**WHAT THE EXERCISE ASKS:**
Output all of the records again, exactly as written.

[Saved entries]
═══
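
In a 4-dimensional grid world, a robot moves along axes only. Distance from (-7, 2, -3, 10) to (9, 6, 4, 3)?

Σ|x_i - y_i| = |-7 - 9| + |2 - 6| + |-3 - 4| + |10 - 3| = 16 + 4 + 7 + 7 = 34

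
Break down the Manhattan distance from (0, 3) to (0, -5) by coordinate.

Σ|x_i - y_i| = |0 - 0| + |3 - (-5)| = 0 + 8 = 8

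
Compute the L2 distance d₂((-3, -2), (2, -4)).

√(Σ(x_i - y_i)²) = √((-3 - 2)² + (-2 - (-4))²)
= √((-5)² + 2²) = √(25 + 4) = √29 ≈ 5.3852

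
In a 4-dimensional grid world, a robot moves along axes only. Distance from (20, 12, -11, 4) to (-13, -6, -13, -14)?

Σ|x_i - y_i| = |20 - (-13)| + |12 - (-6)| + |-11 - (-13)| + |4 - (-14)| = 33 + 18 + 2 + 18 = 71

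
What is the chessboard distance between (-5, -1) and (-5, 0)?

max(|x_i - y_i|) = max(|-5 - (-5)|, |-1 - 0|) = max(0, 1) = 1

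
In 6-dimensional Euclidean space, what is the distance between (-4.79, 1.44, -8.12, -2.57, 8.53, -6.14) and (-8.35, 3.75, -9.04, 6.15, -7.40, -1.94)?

√(Σ(x_i - y_i)²) = √((-4.79 - (-8.35))² + (1.44 - 3.75)² + (-8.12 - (-9.04))² + (-2.57 - 6.15)² + (8.53 - (-7.4))² + (-6.14 - (-1.94))²)
= √(3.56² + (-2.31)² + 0.92² + (-8.72)² + 15.93² + (-4.2)²) = √(12.6736 + 5.3361 + 0.8464 + 76.0384 + 253.7649 + 17.64) = √366.2994 ≈ 19.1389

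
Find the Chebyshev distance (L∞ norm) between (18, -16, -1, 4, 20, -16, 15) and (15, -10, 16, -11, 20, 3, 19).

max(|x_i - y_i|) = max(|18 - 15|, |-16 - (-10)|, |-1 - 16|, |4 - (-11)|, |20 - 20|, |-16 - 3|, |15 - 19|) = max(3, 6, 17, 15, 0, 19, 4) = 19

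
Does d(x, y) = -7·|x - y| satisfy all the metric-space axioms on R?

No. With c = -7 < 0, d fails non-negativity: d(9, 12) = -7·|9 - 12| = -7·3 = -21 < 0.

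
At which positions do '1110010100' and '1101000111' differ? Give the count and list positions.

Differing positions: 3, 4, 6, 9, 10. Hamming distance = 5.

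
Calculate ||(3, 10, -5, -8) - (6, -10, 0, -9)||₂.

√(Σ(x_i - y_i)²) = √((3 - 6)² + (10 - (-10))² + (-5 - 0)² + (-8 - (-9))²)
= √((-3)² + 20² + (-5)² + 1²) = √(9 + 400 + 25 + 1) = √435 ≈ 20.8567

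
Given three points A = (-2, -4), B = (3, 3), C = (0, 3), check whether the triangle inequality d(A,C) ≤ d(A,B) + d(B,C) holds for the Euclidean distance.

d(A,B) = √(5² + 7²) = √74 ≈ 8.6023, d(B,C) = √(3² + 0²) = √9 = 3, d(A,C) = √(2² + 7²) = √53 ≈ 7.2801.
d(A,C) ≈ 7.2801 ≤ 8.6023 + 3 = 11.6023. Triangle inequality is satisfied.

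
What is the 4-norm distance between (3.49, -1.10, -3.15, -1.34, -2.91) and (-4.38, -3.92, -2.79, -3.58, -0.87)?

(Σ|x_i - y_i|^4)^(1/4) = (|3.49 - (-4.38)|^4 + |-1.1 - (-3.92)|^4 + |-3.15 - (-2.79)|^4 + |-1.34 - (-3.58)|^4 + |-2.91 - (-0.87)|^4)^(1/4)
= (7.87^4 + 2.82^4 + 0.36^4 + 2.24^4 + 2.04^4)^(1/4) ≈ (3836.1796 + 63.2407 + 0.0168 + 25.1763 + 17.3189)^(1/4) = (3941.9323)^(1/4) ≈ 7.9237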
═══
**RESPONSE FOR THIS EXERCISE:**
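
In a 4-dimensional grid world, a robot moves along axes only. Distance from (-7, 2, -3, 10) to (9, 6, 4, 3)?

Σ|x_i - y_i| = |-7 - 9| + |2 - 6| + |-3 - 4| + |10 - 3| = 16 + 4 + 7 + 7 = 34

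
Break down the Manhattan distance from (0, 3) to (0, -5) by coordinate.

Σ|x_i - y_i| = |0 - 0| + |3 - (-5)| = 0 + 8 = 8

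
Compute the L2 distance d₂((-3, -2), (2, -4)).

√(Σ(x_i - y_i)²) = √((-3 - 2)² + (-2 - (-4))²)
= √((-5)² + 2²) = √(25 + 4) = √29 ≈ 5.3852

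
In a 4-dimensional grid world, a robot moves along axes only. Distance from (20, 12, -11, 4) to (-13, -6, -13, -14)?

Σ|x_i - y_i| = |20 - (-13)| + |12 - (-6)| + |-11 - (-13)| + |4 - (-14)| = 33 + 18 + 2 + 18 = 71

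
What is the chessboard distance between (-5, -1) and (-5, 0)?

max(|x_i - y_i|) = max(|-5 - (-5)|, |-1 - 0|) = max(0, 1) = 1

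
In 6-dimensional Euclidean space, what is the distance between (-4.79, 1.44, -8.12, -2.57, 8.53, -6.14) and (-8.35, 3.75, -9.04, 6.15, -7.40, -1.94)?

√(Σ(x_i - y_i)²) = √((-4.79 - (-8.35))² + (1.44 - 3.75)² + (-8.12 - (-9.04))² + (-2.57 - 6.15)² + (8.53 - (-7.4))² + (-6.14 - (-1.94))²)
= √(3.56² + (-2.31)² + 0.92² + (-8.72)² + 15.93² + (-4.2)²) = √(12.6736 + 5.3361 + 0.8464 + 76.0384 + 253.7649 + 17.64) = √366.2994 ≈ 19.1389

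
Find the Chebyshev distance (L∞ norm) between (18, -16, -1, 4, 20, -16, 15) and (15, -10, 16, -11, 20, 3, 19).

max(|x_i - y_i|) = max(|18 - 15|, |-16 - (-10)|, |-1 - 16|, |4 - (-11)|, |20 - 20|, |-16 - 3|, |15 - 19|) = max(3, 6, 17, 15, 0, 19, 4) = 19

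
Does d(x, y) = -7·|x - y| satisfy all the metric-space axioms on R?

No. With c = -7 < 0, d fails non-negativity: d(9, 12) = -7·|9 - 12| = -7·3 = -21 < 0.

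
At which positions do '1110010100' and '1101000111' differ? Give the count and list positions.

Differing positions: 3, 4, 6, 9, 10. Hamming distance = 5.

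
Calculate ||(3, 10, -5, -8) - (6, -10, 0, -9)||₂.

√(Σ(x_i - y_i)²) = √((3 - 6)² + (10 - (-10))² + (-5 - 0)² + (-8 - (-9))²)
= √((-3)² + 20² + (-5)² + 1²) = √(9 + 400 + 25 + 1) = √435 ≈ 20.8567

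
Given three points A = (-2, -4), B = (3, 3), C = (0, 3), check whether the triangle inequality d(A,C) ≤ d(A,B) + d(B,C) holds for the Euclidean distance.

d(A,B) = √(5² + 7²) = √74 ≈ 8.6023, d(B,C) = √(3² + 0²) = √9 = 3, d(A,C) = √(2² + 7²) = √53 ≈ 7.2801.
d(A,C) ≈ 7.2801 ≤ 8.6023 + 3 = 11.6023. Triangle inequality is satisfied.

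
What is the 4-norm distance between (3.49, -1.10, -3.15, -1.34, -2.91) and (-4.38, -3.92, -2.79, -3.58, -0.87)?

(Σ|x_i - y_i|^4)^(1/4) = (|3.49 - (-4.38)|^4 + |-1.1 - (-3.92)|^4 + |-3.15 - (-2.79)|^4 + |-1.34 - (-3.58)|^4 + |-2.91 - (-0.87)|^4)^(1/4)
= (7.87^4 + 2.82^4 + 0.36^4 + 2.24^4 + 2.04^4)^(1/4) ≈ (3836.1796 + 63.2407 + 0.0168 + 25.1763 + 17.3189)^(1/4) = (3941.9323)^(1/4) ≈ 7.9237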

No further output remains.